Dataset entries:
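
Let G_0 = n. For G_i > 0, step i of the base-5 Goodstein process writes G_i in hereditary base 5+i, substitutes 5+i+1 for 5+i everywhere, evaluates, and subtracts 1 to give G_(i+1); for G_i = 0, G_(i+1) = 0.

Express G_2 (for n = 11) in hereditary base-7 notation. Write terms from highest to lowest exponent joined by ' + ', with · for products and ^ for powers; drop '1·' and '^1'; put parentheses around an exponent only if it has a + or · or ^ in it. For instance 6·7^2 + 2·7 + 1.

i=0: 11 = 2·5 + 1 (b=5); 5→6: 2·6 + 1 = 13; 13−1 = 12
i=1: 12 = 2·6 (b=6); 6→7: 2·7 = 14; 14−1 = 13
i=2: 13 = 7 + 6 (b=7); 7→8: 8 + 6 = 14; 14−1 = 13

7 + 6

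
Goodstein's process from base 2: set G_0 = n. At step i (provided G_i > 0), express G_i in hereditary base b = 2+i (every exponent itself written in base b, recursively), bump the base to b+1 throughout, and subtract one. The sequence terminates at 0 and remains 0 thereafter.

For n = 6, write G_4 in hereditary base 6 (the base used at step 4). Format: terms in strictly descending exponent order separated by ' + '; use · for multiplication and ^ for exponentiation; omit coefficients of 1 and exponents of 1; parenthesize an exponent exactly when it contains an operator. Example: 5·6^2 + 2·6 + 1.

step 0: 6 = 2^2 + 2; sub 3 for 2: 3^3 + 3; = 30; G_1 = 30−1 = 29
step 1: 29 = 3^3 + 2; sub 4 for 3: 4^4 + 2; = 258; G_2 = 258−1 = 257
step 2: 257 = 4^4 + 1; sub 5 for 4: 5^5 + 1; = 3126; G_3 = 3126−1 = 3125
step 3: 3125 = 5^5; sub 6 for 5: 6^6; = 46656; G_4 = 46656−1 = 46655
step 4: 46655 = 5·6^5 + 5·6^4 + 5·6^3 + 5·6^2 + 5·6 + 5; sub 7 for 6: 5·7^5 + 5·7^4 + 5·7^3 + 5·7^2 + 5·7 + 5; = 98040; G_5 = 98040−1 = 98039

5·6^5 + 5·6^4 + 5·6^3 + 5·6^2 + 5·6 + 5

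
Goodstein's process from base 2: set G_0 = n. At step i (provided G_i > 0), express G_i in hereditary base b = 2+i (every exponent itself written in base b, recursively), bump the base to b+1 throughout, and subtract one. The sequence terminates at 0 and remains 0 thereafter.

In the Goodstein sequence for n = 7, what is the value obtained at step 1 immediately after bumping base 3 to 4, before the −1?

(0) 7|_2 = 2^2 + 2 + 1 ↦ 3^3 + 3 + 1|_3 = 31 ⇒ 30
(1) 30|_3 = 3^3 + 3 ↦ 4^4 + 4|_4 = 260 ⇒ 259

260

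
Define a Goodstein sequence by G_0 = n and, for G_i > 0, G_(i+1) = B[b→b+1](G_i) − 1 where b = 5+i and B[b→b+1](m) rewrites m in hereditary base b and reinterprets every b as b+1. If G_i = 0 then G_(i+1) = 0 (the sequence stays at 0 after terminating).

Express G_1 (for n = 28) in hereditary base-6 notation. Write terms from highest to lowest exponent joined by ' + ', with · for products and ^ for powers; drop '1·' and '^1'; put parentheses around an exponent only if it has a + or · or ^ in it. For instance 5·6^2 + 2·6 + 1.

6^2 + 2

(0) 28|_5 = 5^2 + 3 ↦ 6^2 + 3|_6 = 39 ⇒ 38
(1) 38|_6 = 6^2 + 2 ↦ 7^2 + 2|_7 = 51 ⇒ 50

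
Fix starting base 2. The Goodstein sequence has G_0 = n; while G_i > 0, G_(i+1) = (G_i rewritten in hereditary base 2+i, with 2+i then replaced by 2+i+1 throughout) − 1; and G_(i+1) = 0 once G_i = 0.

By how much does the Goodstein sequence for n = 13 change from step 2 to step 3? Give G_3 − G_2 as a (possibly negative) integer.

(0) 13|_2 = 2^(2 + 1) + 2^2 + 1 ↦ 3^(3 + 1) + 3^3 + 1|_3 = 109 ⇒ 108
(1) 108|_3 = 3^(3 + 1) + 3^3 ↦ 4^(4 + 1) + 4^4|_4 = 1280 ⇒ 1279
(2) 1279|_4 = 4^(4 + 1) + 3·4^3 + 3·4^2 + 3·4 + 3 ↦ 5^(5 + 1) + 3·5^3 + 3·5^2 + 3·5 + 3|_5 = 16093 ⇒ 16092

14813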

__What you should do__
Copy exactly the line that contains "Define a Goodstein" and every line after it through the end of the entries, with nothing added.

__Solution to the exercise__
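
Define a Goodstein sequence by G_0 = n and, for G_i > 0, G_(i+1) = B[b→b+1](G_i) − 1 where b = 5+i and B[b→b+1](m) rewrites m in hereditary base b and reinterprets every b as b+1. If G_i = 0 then G_(i+1) = 0 (the sequence stays at 0 after terminating).

Express G_1 (for n = 28) in hereditary base-6 notation. Write terms from highest to lowest exponent joined by ' + ', with · for products and ^ for powers; drop '1·' and '^1'; put parentheses around an exponent only if it has a + or · or ^ in it. For instance 5·6^2 + 2·6 + 1.

6^2 + 2

(0) 28|_5 = 5^2 + 3 ↦ 6^2 + 3|_6 = 39 ⇒ 38
(1) 38|_6 = 6^2 + 2 ↦ 7^2 + 2|_7 = 51 ⇒ 50

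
Fix starting base 2. The Goodstein sequence has G_0 = n; while G_i > 0, G_(i+1) = (G_i rewritten in hereditary base 2+i, with 2+i then replaced by 2+i+1 throughout) − 1; and G_(i+1) = 0 once G_i = 0.

By how much does the Goodstein sequence for n = 13 change from step 2 to step 3? Give G_3 − G_2 as a (possibly negative) integer.

(0) 13|_2 = 2^(2 + 1) + 2^2 + 1 ↦ 3^(3 + 1) + 3^3 + 1|_3 = 109 ⇒ 108
(1) 108|_3 = 3^(3 + 1) + 3^3 ↦ 4^(4 + 1) + 4^4|_4 = 1280 ⇒ 1279
(2) 1279|_4 = 4^(4 + 1) + 3·4^3 + 3·4^2 + 3·4 + 3 ↦ 5^(5 + 1) + 3·5^3 + 3·5^2 + 3·5 + 3|_5 = 16093 ⇒ 16092

14813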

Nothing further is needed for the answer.